**How to complete this task:**
Give back, word for word, the lines in the listing below from the one holding "60 9e bd 76" down to the one holding "D3: src=0x03 dst=0x0b len=6", both ends included.

**Excerpted data:**

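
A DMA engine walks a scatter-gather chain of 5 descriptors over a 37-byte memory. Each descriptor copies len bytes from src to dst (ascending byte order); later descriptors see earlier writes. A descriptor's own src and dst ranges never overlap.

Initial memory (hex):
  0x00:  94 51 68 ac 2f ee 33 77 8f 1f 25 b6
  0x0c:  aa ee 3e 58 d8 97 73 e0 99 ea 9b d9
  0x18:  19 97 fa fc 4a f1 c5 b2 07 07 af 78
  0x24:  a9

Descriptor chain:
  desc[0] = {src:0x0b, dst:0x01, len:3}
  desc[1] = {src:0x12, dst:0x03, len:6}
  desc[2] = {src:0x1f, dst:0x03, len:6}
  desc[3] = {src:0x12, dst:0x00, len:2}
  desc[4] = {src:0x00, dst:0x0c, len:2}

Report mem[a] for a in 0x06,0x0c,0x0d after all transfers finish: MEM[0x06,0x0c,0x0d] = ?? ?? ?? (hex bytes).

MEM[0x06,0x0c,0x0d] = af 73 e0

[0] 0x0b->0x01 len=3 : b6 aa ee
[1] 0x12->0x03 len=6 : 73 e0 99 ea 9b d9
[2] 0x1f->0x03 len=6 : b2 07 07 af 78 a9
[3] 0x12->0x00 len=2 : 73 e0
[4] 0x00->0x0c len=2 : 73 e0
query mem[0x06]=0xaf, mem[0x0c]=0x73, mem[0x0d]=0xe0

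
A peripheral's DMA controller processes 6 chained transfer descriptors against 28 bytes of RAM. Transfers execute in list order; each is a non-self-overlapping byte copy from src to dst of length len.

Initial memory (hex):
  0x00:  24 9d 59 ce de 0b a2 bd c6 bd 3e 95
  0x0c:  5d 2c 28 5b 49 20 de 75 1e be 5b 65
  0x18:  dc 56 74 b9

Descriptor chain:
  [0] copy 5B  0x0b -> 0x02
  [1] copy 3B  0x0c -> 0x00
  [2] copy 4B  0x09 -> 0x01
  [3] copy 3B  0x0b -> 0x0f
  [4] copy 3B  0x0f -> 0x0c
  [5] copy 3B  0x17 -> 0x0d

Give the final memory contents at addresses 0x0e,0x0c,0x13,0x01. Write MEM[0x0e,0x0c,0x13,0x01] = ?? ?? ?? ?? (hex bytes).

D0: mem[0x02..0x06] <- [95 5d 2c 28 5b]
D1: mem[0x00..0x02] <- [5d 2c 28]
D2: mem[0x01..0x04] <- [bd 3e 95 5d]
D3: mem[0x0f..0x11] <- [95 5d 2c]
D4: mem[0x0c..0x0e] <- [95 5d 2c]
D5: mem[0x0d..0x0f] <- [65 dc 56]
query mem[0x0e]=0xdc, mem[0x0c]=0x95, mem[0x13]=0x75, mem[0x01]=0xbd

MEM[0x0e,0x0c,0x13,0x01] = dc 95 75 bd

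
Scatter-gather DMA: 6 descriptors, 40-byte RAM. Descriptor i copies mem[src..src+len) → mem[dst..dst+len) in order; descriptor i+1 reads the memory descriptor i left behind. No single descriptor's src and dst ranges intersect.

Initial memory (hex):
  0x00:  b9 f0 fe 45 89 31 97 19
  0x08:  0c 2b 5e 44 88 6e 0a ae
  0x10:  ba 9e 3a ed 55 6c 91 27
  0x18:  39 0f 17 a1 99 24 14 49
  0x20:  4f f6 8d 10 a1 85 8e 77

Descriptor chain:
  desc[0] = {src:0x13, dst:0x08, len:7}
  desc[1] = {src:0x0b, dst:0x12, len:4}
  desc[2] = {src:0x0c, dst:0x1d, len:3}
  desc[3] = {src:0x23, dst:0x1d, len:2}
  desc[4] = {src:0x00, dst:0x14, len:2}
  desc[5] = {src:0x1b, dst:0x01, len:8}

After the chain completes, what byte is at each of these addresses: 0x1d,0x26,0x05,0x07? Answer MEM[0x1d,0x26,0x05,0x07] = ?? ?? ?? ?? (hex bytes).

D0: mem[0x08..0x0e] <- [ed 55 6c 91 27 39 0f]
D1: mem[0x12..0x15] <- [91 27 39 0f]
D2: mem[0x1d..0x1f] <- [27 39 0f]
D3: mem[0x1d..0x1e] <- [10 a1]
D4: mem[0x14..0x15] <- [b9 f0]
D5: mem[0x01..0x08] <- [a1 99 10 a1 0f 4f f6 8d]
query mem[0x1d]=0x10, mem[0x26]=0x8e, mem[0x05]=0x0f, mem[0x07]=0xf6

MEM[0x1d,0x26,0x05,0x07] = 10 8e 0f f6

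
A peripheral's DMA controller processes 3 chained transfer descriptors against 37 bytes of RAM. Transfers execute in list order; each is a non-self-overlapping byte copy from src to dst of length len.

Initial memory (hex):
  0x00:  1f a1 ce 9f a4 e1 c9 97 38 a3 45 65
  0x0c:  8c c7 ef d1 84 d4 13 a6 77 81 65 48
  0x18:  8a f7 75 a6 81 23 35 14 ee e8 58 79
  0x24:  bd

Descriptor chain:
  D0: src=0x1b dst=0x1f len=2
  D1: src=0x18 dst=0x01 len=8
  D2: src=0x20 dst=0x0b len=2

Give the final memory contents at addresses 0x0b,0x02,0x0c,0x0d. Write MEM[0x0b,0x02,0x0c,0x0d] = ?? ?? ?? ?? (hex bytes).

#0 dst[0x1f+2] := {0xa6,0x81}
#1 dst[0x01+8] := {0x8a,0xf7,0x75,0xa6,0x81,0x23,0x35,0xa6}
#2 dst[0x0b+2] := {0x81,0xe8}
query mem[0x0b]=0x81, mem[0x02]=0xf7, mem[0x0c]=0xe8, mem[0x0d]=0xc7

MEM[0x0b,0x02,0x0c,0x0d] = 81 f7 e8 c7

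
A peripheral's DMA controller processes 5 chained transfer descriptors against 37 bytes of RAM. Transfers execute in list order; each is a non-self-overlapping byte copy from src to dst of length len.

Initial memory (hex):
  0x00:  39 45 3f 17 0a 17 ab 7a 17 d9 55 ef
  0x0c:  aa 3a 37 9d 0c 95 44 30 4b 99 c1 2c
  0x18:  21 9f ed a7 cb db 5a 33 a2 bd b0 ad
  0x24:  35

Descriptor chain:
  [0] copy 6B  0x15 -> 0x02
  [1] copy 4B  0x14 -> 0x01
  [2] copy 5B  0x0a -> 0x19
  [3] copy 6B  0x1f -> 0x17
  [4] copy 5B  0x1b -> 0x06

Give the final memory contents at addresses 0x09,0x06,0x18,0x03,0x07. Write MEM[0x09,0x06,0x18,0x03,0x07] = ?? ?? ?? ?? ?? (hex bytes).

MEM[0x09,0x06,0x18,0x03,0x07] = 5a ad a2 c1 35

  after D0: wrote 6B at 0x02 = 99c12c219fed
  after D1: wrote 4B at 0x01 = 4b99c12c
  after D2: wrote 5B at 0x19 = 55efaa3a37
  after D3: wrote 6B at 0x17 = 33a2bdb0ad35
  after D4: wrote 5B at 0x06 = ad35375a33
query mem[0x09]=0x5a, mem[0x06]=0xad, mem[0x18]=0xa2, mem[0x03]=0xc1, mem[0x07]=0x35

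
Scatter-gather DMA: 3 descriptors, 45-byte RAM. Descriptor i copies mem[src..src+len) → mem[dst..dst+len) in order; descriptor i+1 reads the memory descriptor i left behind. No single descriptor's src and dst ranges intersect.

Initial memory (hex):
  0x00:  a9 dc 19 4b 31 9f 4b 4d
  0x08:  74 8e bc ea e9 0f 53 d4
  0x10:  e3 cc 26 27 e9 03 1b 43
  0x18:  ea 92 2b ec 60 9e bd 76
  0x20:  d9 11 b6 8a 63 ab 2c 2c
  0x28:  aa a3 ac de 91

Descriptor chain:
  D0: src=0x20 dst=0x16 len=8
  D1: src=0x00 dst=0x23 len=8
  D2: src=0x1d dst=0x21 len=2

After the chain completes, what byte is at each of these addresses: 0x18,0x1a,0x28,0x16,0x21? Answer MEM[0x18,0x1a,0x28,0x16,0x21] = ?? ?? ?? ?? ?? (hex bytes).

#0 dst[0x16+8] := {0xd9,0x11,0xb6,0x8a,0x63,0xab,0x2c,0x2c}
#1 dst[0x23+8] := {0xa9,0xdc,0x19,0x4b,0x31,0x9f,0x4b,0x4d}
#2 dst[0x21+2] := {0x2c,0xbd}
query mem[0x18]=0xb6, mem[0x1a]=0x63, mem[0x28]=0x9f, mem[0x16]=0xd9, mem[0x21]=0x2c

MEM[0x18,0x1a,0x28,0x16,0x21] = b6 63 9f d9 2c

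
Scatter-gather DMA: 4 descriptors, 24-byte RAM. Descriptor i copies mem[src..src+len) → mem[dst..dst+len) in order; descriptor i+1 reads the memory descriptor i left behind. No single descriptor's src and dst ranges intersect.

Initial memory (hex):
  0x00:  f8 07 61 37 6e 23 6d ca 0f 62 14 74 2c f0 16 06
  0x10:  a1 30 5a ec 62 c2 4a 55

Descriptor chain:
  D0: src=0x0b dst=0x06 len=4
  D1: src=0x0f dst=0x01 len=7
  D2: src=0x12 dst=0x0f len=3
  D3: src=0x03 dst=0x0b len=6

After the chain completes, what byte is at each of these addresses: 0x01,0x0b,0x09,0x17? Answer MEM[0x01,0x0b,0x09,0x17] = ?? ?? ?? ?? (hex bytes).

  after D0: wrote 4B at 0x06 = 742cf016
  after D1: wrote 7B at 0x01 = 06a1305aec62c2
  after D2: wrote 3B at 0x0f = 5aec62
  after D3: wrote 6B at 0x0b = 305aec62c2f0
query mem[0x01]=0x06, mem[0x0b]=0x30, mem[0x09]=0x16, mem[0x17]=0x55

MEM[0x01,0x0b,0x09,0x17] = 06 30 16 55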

**Answer to this task:**
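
  0x18:  ea 92 2b ec 60 9e bd 76
  0x20:  d9 11 b6 8a 63 ab 2c 2c
  0x28:  aa a3 ac de 91

Descriptor chain:
  D0: src=0x20 dst=0x16 len=8
  D1: src=0x00 dst=0x23 len=8
  D2: src=0x1d dst=0x21 len=2

After the chain completes, what byte is at each of these addresses: 0x18,0x1a,0x28,0x16,0x21? Answer MEM[0x18,0x1a,0x28,0x16,0x21] = ?? ?? ?? ?? ?? (hex bytes).

#0 dst[0x16+8] := {0xd9,0x11,0xb6,0x8a,0x63,0xab,0x2c,0x2c}
#1 dst[0x23+8] := {0xa9,0xdc,0x19,0x4b,0x31,0x9f,0x4b,0x4d}
#2 dst[0x21+2] := {0x2c,0xbd}
query mem[0x18]=0xb6, mem[0x1a]=0x63, mem[0x28]=0x9f, mem[0x16]=0xd9, mem[0x21]=0x2c

MEM[0x18,0x1a,0x28,0x16,0x21] = b6 63 9f d9 2c

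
Scatter-gather DMA: 4 descriptors, 24-byte RAM. Descriptor i copies mem[src..src+len) → mem[dst..dst+len) in order; descriptor i+1 reads the memory descriptor i left behind. No single descriptor's src and dst ranges intersect.

Initial memory (hex):
  0x00:  f8 07 61 37 6e 23 6d ca 0f 62 14 74 2c f0 16 06
  0x10:  a1 30 5a ec 62 c2 4a 55

Descriptor chain:
  D0: src=0x0b dst=0x06 len=4
  D1: src=0x0f dst=0x01 len=7
  D2: src=0x12 dst=0x0f len=3
  D3: src=0x03 dst=0x0b len=6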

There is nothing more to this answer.